Task
Beneath this line are the data; copy exactly the part of them that opens with the line containing "Identify the error" and closes with the line containing "Apply majority decoding", and only that part.

Given records
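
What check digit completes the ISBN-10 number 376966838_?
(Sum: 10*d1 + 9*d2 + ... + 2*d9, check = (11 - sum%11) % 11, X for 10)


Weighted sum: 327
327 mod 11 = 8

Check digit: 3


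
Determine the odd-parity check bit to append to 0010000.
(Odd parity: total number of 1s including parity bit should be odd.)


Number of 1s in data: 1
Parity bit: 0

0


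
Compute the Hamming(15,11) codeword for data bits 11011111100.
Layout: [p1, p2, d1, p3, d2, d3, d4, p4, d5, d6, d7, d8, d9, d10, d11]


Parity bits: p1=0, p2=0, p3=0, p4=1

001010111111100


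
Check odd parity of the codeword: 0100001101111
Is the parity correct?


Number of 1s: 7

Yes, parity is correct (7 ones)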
==
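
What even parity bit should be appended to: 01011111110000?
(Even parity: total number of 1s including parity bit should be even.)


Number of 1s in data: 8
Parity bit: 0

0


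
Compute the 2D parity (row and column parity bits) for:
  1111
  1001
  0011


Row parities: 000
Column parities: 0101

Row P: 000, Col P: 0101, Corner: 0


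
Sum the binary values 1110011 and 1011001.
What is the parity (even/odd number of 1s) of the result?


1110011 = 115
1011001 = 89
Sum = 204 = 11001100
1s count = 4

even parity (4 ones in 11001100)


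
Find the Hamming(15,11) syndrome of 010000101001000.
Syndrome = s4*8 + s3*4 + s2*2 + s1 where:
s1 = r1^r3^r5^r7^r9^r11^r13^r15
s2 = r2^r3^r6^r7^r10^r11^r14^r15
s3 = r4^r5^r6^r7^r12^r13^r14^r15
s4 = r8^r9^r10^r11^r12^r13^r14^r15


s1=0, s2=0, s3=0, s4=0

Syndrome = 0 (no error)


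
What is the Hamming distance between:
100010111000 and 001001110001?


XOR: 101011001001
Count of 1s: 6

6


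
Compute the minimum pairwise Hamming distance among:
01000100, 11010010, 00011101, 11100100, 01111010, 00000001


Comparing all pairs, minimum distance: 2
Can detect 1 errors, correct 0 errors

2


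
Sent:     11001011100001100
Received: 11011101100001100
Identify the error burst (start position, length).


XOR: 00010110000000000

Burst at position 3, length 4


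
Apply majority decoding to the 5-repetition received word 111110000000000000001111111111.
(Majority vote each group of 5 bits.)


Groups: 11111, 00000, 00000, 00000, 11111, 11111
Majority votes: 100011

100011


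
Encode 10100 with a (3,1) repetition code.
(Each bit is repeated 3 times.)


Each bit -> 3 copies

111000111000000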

Response to this task
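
Identify the error burst (start position, length).


XOR: 00010110000000000

Burst at position 3, length 4


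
Apply majority decoding to the 5-repetition received word 111110000000000000001111111111.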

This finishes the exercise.